- ASSIGNMENT -
Print exactly what the entries say, line by line, from the first line down to the one with "rule 9: exposure_confirmed → cond_3", inclusive.

---- WORKING DATA

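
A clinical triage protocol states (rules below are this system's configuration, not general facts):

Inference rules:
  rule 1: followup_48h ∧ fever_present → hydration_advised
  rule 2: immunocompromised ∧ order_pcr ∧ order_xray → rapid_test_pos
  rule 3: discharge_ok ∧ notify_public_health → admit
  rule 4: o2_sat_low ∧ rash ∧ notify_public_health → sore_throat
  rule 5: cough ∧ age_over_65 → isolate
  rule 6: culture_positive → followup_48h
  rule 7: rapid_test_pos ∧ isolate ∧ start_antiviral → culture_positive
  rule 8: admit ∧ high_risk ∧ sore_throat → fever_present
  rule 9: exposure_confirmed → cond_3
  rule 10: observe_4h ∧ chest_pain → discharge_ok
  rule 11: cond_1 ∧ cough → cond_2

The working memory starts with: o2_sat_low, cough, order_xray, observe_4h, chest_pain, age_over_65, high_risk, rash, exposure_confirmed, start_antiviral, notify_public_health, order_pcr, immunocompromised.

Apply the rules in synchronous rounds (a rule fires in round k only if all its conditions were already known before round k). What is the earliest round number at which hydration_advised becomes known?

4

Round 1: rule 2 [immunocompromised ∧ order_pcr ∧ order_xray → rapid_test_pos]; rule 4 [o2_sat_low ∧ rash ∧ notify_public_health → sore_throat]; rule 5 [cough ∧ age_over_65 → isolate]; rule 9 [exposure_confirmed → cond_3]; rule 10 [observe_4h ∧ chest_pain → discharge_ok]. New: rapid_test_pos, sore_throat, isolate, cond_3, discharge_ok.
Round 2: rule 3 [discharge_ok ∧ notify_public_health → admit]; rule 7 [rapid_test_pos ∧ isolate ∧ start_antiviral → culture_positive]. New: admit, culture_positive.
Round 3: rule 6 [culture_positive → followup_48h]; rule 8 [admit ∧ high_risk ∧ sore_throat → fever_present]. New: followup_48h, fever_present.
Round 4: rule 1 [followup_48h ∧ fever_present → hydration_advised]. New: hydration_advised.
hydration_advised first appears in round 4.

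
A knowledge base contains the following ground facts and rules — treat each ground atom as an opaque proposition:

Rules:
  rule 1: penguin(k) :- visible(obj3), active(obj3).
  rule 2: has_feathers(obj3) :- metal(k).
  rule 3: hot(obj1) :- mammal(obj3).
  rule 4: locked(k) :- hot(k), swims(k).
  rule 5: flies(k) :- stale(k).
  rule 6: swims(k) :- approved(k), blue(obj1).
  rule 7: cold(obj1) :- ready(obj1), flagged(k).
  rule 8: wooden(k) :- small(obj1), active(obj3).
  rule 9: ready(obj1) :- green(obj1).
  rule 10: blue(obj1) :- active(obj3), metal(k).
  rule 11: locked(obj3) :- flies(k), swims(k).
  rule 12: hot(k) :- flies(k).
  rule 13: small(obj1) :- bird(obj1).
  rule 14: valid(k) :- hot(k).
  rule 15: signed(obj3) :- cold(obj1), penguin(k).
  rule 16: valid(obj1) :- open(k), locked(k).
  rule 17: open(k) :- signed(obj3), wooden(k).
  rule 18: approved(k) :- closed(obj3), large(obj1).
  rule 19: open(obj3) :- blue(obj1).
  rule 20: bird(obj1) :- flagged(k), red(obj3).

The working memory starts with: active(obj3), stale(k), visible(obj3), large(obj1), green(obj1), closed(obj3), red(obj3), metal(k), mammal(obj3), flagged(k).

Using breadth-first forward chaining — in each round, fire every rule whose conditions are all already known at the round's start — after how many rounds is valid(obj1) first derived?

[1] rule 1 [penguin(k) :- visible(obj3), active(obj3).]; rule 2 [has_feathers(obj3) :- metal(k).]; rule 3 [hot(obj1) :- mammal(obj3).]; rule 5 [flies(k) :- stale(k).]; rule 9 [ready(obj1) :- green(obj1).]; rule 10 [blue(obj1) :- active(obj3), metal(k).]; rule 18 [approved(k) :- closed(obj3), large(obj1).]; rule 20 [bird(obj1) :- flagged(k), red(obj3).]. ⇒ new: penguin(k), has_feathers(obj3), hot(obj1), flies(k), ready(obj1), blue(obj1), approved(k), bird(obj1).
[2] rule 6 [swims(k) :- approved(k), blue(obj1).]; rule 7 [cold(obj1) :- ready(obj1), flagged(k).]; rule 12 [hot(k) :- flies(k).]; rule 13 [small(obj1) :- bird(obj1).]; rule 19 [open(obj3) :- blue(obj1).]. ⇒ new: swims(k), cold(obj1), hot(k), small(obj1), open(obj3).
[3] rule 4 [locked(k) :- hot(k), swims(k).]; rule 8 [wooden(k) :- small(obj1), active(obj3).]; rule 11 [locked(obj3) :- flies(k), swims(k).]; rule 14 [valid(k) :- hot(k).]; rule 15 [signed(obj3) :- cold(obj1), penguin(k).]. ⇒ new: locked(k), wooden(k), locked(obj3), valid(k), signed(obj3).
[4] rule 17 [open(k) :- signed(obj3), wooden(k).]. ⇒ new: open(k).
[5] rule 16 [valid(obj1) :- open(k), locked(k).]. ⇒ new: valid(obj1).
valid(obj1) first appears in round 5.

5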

--------

- RESPONSE TO THIS TASK -
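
A clinical triage protocol states (rules below are this system's configuration, not general facts):

Inference rules:
  rule 1: followup_48h ∧ fever_present → hydration_advised
  rule 2: immunocompromised ∧ order_pcr ∧ order_xray → rapid_test_pos
  rule 3: discharge_ok ∧ notify_public_health → admit
  rule 4: o2_sat_low ∧ rash ∧ notify_public_health → sore_throat
  rule 5: cough ∧ age_over_65 → isolate
  rule 6: culture_positive → followup_48h
  rule 7: rapid_test_pos ∧ isolate ∧ start_antiviral → culture_positive
  rule 8: admit ∧ high_risk ∧ sore_throat → fever_present
  rule 9: exposure_confirmed → cond_3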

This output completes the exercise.